[Opening Data to process section]

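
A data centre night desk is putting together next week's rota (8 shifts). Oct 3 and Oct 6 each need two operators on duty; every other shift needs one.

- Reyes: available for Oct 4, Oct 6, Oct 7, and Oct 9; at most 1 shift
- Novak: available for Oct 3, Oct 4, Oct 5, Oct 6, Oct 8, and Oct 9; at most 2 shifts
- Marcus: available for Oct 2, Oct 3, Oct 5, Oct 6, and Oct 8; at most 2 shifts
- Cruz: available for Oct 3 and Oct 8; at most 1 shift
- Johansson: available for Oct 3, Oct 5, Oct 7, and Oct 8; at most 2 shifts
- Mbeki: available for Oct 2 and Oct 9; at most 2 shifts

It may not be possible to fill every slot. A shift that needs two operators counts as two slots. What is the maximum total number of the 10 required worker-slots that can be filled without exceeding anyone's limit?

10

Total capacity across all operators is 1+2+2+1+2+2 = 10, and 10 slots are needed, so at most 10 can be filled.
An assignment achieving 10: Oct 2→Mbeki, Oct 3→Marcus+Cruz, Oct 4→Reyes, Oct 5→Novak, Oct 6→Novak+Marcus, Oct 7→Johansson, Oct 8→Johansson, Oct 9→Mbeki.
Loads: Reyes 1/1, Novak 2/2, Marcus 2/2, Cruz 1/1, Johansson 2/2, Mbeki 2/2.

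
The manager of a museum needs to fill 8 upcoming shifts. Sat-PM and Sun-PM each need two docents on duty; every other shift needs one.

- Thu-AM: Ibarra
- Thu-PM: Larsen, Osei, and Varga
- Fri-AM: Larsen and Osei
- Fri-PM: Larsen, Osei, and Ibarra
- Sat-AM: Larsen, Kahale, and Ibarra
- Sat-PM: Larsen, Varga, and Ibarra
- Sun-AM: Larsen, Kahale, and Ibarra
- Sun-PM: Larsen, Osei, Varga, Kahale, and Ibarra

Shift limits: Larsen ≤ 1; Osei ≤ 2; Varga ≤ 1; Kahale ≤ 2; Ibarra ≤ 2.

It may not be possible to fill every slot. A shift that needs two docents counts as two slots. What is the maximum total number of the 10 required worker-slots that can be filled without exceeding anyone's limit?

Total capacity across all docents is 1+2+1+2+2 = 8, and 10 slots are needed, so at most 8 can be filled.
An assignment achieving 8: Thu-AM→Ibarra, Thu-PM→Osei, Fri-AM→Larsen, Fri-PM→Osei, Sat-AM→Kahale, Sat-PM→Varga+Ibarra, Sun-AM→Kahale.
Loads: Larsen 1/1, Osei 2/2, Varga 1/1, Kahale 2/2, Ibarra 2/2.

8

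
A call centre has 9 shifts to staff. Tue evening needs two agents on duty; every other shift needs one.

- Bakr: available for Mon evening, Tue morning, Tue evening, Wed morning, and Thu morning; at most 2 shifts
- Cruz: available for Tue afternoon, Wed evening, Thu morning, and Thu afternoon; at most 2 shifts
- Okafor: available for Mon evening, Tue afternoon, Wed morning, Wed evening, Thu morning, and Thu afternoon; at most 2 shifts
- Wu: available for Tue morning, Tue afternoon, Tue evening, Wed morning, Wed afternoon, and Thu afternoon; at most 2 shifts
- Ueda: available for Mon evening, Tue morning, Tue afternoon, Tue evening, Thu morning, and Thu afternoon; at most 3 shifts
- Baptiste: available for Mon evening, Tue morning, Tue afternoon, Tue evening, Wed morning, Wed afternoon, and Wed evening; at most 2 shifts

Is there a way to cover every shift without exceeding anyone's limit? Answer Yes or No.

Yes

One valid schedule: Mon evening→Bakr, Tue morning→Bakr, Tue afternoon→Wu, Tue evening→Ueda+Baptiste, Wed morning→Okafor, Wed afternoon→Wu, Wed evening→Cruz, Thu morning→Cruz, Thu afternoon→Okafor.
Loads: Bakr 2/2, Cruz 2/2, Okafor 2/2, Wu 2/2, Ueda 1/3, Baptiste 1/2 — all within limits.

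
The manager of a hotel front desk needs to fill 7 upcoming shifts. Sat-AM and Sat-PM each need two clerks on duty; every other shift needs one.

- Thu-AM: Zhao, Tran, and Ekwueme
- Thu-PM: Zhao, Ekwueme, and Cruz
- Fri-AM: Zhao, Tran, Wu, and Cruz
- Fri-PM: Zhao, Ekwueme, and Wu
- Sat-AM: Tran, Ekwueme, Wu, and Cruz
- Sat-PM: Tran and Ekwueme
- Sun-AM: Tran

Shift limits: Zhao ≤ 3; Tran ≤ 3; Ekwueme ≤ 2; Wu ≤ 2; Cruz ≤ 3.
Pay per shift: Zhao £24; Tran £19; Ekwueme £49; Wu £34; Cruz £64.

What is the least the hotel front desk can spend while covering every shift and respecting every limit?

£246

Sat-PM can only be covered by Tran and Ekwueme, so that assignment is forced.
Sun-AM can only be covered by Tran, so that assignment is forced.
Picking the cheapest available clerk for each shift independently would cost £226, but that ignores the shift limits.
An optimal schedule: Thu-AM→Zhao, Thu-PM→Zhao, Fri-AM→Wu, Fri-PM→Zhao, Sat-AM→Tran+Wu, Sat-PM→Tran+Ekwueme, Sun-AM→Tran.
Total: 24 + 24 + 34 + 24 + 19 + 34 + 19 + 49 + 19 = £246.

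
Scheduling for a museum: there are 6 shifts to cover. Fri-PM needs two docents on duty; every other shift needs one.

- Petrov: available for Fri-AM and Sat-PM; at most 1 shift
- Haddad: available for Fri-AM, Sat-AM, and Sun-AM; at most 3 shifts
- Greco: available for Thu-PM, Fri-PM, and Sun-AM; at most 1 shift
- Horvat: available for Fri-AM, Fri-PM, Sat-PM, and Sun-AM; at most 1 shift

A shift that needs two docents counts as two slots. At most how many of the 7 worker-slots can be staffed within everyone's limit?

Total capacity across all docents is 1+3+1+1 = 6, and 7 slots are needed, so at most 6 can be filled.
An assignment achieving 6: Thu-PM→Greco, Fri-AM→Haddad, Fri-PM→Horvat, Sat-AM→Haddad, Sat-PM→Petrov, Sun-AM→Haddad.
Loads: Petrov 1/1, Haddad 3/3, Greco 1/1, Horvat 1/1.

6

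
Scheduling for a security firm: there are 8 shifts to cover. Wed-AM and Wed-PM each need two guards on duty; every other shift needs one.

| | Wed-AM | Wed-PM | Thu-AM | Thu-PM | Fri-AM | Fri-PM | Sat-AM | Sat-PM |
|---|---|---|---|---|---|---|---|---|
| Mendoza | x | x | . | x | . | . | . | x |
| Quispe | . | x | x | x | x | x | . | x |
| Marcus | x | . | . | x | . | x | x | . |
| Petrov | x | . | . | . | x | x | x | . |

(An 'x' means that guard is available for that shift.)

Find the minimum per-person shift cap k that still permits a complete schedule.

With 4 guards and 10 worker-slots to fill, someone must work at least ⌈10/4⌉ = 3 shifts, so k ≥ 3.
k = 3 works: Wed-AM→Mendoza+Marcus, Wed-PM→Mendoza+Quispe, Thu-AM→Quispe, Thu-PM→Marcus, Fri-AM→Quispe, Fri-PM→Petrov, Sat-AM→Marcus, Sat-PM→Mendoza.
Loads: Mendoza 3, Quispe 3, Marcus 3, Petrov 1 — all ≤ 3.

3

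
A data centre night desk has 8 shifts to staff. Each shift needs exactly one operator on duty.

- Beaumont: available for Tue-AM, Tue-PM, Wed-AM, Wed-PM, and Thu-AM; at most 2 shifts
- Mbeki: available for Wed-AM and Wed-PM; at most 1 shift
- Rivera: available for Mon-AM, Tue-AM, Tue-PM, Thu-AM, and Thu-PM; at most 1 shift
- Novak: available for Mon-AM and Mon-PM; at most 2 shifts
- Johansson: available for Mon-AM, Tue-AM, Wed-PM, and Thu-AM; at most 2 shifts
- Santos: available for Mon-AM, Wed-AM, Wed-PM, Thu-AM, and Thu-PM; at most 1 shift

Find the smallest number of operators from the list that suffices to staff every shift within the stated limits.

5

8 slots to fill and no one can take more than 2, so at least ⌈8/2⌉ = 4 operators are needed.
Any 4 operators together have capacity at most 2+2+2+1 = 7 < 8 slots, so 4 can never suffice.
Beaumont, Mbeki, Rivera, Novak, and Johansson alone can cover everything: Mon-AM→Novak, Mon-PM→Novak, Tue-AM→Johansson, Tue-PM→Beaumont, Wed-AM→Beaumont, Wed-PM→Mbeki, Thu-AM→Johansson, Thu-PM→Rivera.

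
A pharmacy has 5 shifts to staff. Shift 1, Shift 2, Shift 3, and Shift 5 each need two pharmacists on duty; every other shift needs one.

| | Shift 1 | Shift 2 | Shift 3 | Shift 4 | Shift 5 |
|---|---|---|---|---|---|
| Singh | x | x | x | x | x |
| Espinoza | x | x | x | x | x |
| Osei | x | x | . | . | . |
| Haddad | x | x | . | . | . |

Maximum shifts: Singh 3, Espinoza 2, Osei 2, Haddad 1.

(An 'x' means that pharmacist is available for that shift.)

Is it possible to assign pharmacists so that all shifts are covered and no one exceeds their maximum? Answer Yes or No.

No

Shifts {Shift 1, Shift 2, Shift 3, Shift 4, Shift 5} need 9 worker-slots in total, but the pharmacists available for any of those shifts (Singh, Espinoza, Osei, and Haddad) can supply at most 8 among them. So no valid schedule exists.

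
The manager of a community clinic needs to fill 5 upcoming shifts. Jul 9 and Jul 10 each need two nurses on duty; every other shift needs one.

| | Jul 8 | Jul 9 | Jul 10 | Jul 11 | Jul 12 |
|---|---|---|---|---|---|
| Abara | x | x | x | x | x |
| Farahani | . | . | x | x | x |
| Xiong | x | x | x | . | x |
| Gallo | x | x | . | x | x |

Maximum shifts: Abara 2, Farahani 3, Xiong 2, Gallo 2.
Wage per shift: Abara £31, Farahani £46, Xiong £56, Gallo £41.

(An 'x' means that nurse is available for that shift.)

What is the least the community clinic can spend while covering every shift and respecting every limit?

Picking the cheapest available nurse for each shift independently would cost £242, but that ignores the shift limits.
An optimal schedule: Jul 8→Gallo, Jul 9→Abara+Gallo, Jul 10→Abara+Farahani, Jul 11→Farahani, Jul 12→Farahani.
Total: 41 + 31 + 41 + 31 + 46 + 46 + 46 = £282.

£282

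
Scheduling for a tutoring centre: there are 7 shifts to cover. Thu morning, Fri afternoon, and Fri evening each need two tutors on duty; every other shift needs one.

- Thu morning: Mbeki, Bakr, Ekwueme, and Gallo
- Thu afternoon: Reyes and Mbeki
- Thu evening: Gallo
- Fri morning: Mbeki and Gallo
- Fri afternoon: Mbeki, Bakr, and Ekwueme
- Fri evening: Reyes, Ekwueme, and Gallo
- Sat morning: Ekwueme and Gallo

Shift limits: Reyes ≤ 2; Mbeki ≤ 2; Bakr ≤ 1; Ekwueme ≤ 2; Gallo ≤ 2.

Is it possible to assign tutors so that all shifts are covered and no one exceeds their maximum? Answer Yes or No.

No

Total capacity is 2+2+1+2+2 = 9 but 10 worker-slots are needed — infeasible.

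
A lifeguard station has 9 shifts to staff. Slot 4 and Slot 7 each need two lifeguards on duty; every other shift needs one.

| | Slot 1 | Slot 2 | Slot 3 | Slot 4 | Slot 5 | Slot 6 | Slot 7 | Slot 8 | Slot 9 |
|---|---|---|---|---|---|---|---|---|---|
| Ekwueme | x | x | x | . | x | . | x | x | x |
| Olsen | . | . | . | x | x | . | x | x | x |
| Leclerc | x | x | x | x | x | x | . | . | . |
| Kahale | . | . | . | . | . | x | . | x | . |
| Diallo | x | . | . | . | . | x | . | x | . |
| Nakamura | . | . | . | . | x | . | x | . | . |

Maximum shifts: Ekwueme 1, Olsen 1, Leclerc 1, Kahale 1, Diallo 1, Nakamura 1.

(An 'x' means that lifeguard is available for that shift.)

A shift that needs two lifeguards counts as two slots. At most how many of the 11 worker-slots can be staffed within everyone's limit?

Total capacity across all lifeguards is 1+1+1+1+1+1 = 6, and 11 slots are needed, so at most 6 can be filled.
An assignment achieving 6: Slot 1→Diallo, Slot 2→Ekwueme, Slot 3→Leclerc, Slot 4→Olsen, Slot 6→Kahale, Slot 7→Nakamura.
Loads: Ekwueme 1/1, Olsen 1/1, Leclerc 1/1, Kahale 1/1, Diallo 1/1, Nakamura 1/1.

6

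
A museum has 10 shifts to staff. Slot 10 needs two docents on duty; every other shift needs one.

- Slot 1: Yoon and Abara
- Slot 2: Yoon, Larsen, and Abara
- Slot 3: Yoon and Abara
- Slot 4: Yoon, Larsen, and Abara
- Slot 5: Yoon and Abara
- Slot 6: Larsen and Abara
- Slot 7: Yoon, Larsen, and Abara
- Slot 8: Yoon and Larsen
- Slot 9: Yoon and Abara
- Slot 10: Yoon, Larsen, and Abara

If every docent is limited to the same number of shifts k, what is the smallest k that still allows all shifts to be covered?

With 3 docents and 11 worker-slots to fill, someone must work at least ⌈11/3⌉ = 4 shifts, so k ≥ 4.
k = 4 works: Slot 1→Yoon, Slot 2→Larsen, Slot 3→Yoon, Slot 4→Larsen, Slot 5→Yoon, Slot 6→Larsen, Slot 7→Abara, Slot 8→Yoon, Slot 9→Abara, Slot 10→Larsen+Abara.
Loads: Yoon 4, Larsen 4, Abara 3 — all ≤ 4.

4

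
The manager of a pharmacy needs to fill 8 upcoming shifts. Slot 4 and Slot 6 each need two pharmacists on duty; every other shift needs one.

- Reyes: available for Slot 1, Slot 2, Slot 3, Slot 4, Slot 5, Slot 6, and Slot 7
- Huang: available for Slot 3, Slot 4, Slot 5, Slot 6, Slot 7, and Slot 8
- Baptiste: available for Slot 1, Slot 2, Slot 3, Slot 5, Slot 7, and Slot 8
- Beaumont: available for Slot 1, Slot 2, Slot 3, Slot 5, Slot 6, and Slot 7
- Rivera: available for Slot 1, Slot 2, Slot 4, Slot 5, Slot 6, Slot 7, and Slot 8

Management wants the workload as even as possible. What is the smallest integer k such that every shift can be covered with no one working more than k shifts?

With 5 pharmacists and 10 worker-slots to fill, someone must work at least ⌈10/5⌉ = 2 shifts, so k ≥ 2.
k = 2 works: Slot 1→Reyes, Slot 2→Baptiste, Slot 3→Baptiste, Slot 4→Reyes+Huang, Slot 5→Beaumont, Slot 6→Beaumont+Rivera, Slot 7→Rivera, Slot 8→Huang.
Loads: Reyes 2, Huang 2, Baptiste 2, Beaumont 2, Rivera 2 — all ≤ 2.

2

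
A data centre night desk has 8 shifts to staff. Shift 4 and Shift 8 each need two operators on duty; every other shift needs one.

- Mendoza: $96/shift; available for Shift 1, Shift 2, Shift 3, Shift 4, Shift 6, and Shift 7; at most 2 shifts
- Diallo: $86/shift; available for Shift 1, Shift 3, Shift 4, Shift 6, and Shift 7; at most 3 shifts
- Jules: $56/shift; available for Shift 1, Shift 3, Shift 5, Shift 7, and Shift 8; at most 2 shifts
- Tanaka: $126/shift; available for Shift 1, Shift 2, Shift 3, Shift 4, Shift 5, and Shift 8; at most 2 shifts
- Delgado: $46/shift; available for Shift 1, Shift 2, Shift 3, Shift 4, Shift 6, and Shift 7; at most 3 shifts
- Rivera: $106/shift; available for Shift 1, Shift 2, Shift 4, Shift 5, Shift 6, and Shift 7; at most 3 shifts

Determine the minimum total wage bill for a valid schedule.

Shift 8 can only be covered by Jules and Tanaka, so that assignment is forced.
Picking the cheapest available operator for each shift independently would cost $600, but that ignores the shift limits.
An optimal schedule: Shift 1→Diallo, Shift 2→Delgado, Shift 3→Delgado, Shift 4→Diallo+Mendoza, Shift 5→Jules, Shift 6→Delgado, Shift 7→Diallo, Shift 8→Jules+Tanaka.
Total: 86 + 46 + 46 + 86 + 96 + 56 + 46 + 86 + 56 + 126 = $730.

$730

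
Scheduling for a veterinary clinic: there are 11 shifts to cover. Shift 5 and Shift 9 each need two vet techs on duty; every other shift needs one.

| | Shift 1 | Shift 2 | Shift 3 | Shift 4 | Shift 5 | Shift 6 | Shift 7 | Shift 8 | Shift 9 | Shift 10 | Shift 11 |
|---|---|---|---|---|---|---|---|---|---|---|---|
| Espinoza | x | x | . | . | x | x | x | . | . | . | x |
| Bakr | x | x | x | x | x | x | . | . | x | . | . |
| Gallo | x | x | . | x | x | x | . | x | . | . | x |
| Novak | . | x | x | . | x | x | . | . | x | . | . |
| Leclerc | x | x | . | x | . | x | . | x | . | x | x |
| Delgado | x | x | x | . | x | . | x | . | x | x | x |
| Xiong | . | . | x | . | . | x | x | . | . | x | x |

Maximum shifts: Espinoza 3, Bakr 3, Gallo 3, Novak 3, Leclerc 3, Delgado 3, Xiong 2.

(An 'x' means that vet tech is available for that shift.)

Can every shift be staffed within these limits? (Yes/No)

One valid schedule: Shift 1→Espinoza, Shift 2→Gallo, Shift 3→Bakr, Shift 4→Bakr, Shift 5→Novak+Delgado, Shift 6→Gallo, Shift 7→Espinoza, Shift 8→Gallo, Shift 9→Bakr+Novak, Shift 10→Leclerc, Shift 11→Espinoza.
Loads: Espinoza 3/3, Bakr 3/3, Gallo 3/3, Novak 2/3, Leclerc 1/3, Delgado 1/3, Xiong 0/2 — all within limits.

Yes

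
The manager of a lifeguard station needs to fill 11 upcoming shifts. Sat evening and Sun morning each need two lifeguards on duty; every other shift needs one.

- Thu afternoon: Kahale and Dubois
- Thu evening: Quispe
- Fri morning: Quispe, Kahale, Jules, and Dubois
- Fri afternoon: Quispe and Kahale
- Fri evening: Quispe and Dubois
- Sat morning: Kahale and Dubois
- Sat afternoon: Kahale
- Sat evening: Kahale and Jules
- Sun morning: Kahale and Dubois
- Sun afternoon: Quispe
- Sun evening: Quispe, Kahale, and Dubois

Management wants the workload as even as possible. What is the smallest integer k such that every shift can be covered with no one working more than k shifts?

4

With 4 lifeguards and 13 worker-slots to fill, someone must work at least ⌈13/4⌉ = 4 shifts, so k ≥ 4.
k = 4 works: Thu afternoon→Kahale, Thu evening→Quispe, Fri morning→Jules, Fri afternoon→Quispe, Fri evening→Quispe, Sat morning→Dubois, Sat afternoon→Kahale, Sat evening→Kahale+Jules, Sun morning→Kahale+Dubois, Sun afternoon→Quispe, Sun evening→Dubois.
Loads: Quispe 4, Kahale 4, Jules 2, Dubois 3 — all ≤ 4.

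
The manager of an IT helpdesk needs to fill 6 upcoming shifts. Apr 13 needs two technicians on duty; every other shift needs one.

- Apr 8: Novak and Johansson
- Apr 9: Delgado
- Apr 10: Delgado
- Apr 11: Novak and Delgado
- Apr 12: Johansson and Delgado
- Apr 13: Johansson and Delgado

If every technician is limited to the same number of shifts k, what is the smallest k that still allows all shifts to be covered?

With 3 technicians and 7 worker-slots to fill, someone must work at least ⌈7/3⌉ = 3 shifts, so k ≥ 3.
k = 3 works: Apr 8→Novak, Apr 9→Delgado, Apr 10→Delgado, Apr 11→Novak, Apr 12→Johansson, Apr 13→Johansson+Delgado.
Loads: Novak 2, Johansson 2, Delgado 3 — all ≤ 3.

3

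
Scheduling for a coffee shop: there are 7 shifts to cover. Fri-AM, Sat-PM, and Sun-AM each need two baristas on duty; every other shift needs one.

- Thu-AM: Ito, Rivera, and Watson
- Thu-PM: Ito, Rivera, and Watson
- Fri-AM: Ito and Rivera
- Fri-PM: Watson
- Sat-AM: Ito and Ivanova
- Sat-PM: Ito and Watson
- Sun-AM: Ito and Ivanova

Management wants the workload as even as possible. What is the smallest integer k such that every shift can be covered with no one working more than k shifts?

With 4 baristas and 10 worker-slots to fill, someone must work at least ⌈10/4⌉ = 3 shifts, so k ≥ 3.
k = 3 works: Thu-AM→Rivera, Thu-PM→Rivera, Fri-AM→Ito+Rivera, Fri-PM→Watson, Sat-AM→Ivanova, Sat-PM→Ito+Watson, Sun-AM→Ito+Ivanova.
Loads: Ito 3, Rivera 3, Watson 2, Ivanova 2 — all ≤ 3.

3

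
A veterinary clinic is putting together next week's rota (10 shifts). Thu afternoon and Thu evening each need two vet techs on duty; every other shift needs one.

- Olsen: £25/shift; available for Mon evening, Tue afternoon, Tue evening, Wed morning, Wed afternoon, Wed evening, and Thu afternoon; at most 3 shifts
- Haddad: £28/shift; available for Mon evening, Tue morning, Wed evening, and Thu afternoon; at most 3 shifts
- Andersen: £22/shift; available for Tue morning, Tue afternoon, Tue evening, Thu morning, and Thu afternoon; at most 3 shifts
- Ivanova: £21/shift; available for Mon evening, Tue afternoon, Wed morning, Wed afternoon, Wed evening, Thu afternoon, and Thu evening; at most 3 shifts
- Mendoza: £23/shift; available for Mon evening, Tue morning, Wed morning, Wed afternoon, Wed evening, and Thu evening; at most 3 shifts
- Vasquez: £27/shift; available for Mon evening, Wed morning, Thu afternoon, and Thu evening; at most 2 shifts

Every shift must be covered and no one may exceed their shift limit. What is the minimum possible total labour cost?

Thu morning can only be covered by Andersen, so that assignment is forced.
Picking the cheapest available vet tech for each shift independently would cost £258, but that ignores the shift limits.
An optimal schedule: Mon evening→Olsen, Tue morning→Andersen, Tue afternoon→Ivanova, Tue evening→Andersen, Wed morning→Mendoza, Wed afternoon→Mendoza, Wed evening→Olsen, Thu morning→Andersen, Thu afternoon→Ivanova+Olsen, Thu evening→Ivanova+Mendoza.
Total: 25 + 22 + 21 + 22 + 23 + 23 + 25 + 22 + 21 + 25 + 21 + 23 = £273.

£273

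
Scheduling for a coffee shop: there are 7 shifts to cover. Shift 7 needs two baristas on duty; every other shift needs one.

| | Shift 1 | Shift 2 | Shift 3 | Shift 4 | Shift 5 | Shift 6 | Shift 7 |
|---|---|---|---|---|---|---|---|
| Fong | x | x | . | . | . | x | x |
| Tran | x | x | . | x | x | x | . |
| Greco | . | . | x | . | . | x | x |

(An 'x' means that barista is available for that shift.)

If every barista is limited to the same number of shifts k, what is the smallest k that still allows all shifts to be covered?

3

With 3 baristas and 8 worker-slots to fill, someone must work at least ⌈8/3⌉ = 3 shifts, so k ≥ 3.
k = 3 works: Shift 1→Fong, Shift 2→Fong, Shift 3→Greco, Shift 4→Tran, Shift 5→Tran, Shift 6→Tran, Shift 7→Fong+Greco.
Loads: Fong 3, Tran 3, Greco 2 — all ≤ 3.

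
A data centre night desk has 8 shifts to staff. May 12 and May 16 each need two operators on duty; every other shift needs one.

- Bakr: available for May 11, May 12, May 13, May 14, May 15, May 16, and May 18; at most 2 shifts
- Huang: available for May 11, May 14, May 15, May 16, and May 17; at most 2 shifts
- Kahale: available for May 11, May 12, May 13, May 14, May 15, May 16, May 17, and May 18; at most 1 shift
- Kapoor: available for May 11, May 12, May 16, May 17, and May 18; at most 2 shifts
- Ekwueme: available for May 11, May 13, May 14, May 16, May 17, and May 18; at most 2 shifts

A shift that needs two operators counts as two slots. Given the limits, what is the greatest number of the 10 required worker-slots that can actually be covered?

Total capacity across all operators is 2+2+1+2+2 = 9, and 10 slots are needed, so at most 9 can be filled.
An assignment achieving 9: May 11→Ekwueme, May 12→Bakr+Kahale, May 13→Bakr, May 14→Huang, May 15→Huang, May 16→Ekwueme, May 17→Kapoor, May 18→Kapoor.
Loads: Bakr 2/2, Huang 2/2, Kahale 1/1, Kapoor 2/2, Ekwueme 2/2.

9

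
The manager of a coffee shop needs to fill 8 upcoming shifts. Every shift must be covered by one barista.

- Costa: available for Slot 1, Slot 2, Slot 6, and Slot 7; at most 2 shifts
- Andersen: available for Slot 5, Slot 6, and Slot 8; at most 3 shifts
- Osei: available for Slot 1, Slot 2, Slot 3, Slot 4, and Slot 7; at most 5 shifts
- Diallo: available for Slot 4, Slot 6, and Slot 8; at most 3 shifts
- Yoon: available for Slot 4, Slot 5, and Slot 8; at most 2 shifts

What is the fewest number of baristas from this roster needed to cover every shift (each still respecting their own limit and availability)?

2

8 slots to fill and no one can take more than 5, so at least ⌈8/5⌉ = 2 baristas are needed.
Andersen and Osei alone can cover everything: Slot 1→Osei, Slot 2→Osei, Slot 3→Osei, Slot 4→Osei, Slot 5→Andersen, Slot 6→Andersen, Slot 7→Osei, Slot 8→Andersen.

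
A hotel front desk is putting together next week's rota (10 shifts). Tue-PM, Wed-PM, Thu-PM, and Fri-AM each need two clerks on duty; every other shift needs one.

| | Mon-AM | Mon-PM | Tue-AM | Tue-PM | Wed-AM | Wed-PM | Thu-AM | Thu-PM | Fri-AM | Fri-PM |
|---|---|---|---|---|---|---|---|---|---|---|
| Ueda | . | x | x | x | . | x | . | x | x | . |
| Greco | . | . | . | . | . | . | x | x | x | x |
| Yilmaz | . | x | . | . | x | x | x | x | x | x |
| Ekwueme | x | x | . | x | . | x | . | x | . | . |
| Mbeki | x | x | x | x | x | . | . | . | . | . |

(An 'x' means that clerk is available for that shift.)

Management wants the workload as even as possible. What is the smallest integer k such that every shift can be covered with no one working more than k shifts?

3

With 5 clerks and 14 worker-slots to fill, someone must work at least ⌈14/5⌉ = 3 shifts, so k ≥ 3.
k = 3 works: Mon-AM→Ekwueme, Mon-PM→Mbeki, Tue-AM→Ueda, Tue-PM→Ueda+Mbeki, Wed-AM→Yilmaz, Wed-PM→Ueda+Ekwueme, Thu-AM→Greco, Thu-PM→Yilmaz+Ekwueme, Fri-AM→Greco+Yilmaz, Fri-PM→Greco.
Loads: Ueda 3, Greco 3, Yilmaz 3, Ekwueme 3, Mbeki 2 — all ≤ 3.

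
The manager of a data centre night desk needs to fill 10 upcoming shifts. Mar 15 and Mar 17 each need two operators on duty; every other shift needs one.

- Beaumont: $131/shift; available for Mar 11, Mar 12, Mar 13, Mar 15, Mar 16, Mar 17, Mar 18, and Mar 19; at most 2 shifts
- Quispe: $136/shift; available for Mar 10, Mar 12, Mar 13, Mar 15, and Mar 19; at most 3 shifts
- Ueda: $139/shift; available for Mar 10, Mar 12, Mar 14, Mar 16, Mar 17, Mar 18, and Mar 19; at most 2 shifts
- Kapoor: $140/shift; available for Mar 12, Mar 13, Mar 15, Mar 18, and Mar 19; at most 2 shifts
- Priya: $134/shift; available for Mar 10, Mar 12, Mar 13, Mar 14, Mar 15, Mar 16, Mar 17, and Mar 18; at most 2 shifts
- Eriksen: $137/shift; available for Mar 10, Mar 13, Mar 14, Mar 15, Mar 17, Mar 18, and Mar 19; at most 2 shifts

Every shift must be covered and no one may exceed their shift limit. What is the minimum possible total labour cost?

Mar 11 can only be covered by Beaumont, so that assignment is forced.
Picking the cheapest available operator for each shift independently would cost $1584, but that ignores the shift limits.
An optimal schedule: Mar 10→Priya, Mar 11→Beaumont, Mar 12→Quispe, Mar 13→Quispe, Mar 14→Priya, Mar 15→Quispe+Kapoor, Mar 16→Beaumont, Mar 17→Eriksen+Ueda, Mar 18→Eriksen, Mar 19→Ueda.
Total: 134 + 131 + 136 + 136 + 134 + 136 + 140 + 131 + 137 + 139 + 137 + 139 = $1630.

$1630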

[Closing Data to process section]

**How to complete this task:**
Across the preceding material, how many lines contain the word "means"? State the number alone.

**Response:**
7